- [What you will do] Whether an entry is long or short, retype it exactly.

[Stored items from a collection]

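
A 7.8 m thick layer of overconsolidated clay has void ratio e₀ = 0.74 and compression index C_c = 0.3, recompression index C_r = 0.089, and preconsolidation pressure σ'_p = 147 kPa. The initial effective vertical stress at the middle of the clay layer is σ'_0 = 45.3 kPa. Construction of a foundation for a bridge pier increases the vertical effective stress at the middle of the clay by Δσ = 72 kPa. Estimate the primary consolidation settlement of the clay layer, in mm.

S_c ≈ 165 mm

Final effective stress: σ'_f = 45.3 + 72 = 117.3 kPa.
σ'_f = 117.3 ≤ σ'_p = 147 kPa, so the clay remains overconsolidated and only the recompression index applies:
S_c = C_r·H/(1+e₀)·log₁₀(σ'_f/σ'_0) = 0.089×7.8/1.74×log₁₀(117.3/45.3)
    = 0.39897 × 0.4132 = 0.1649 m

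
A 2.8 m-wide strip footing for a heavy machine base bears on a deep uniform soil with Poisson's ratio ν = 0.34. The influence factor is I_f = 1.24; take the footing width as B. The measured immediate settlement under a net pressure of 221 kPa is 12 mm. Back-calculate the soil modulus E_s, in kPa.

S_e = q·B·(1−ν²)/E_s · I_f  ⇒  E_s = q·B·(1−ν²)·I_f / S_e.
E_s = 221 × 2.8 × 0.8844 × 1.24 / 0.012 = 56550 kPa

E_s ≈ 56600 kPa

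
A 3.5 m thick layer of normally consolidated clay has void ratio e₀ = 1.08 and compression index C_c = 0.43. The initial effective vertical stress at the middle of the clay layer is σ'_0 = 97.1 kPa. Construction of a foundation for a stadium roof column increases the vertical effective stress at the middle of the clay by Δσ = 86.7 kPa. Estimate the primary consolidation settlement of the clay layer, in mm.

S_c ≈ 201 mm

Final effective stress: σ'_f = σ'_0 + Δσ = 97.1 + 86.7 = 183.8 kPa.
Normally consolidated clay, so the full stress increment lies on the virgin compression line:
S_c = C_c·H/(1+e₀)·log₁₀(σ'_f/σ'_0) = 0.43×3.5/(1+1.08)×log₁₀(183.8/97.1)
    = 0.72356 × 0.27713 = 0.2005 m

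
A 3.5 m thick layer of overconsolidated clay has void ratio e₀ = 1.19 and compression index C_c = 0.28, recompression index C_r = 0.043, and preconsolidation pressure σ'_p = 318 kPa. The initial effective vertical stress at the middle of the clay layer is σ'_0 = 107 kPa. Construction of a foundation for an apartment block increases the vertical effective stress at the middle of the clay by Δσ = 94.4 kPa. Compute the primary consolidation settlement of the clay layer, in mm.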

- [Response to the task]
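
A 7.8 m thick layer of overconsolidated clay has void ratio e₀ = 0.74 and compression index C_c = 0.3, recompression index C_r = 0.089, and preconsolidation pressure σ'_p = 147 kPa. The initial effective vertical stress at the middle of the clay layer is σ'_0 = 45.3 kPa. Construction of a foundation for a bridge pier increases the vertical effective stress at the middle of the clay by Δσ = 72 kPa. Estimate the primary consolidation settlement of the clay layer, in mm.

S_c ≈ 165 mm

Final effective stress: σ'_f = 45.3 + 72 = 117.3 kPa.
σ'_f = 117.3 ≤ σ'_p = 147 kPa, so the clay remains overconsolidated and only the recompression index applies:
S_c = C_r·H/(1+e₀)·log₁₀(σ'_f/σ'_0) = 0.089×7.8/1.74×log₁₀(117.3/45.3)
    = 0.39897 × 0.4132 = 0.1649 m

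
A 2.8 m-wide strip footing for a heavy machine base bears on a deep uniform soil with Poisson's ratio ν = 0.34. The influence factor is I_f = 1.24; take the footing width as B. The measured immediate settlement under a net pressure of 221 kPa is 12 mm. Back-calculate the soil modulus E_s, in kPa.

S_e = q·B·(1−ν²)/E_s · I_f  ⇒  E_s = q·B·(1−ν²)·I_f / S_e.
E_s = 221 × 2.8 × 0.8844 × 1.24 / 0.012 = 56550 kPa

E_s ≈ 56600 kPa

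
A 3.5 m thick layer of normally consolidated clay has void ratio e₀ = 1.08 and compression index C_c = 0.43. The initial effective vertical stress at the middle of the clay layer is σ'_0 = 97.1 kPa. Construction of a foundation for a stadium roof column increases the vertical effective stress at the middle of the clay by Δσ = 86.7 kPa. Estimate the primary consolidation settlement of the clay layer, in mm.

S_c ≈ 201 mm

Final effective stress: σ'_f = σ'_0 + Δσ = 97.1 + 86.7 = 183.8 kPa.
Normally consolidated clay, so the full stress increment lies on the virgin compression line:
S_c = C_c·H/(1+e₀)·log₁₀(σ'_f/σ'_0) = 0.43×3.5/(1+1.08)×log₁₀(183.8/97.1)
    = 0.72356 × 0.27713 = 0.2005 m

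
A 3.5 m thick layer of overconsolidated clay has void ratio e₀ = 1.19 and compression index C_c = 0.28, recompression index C_r = 0.043, and preconsolidation pressure σ'_p = 318 kPa. The initial effective vertical stress at the middle of the clay layer is σ'_0 = 107 kPa. Construction of a foundation for an apartment block increases the vertical effective stress at the middle of the clay by Δσ = 94.4 kPa. Compute the primary consolidation settlement of the clay layer, in mm.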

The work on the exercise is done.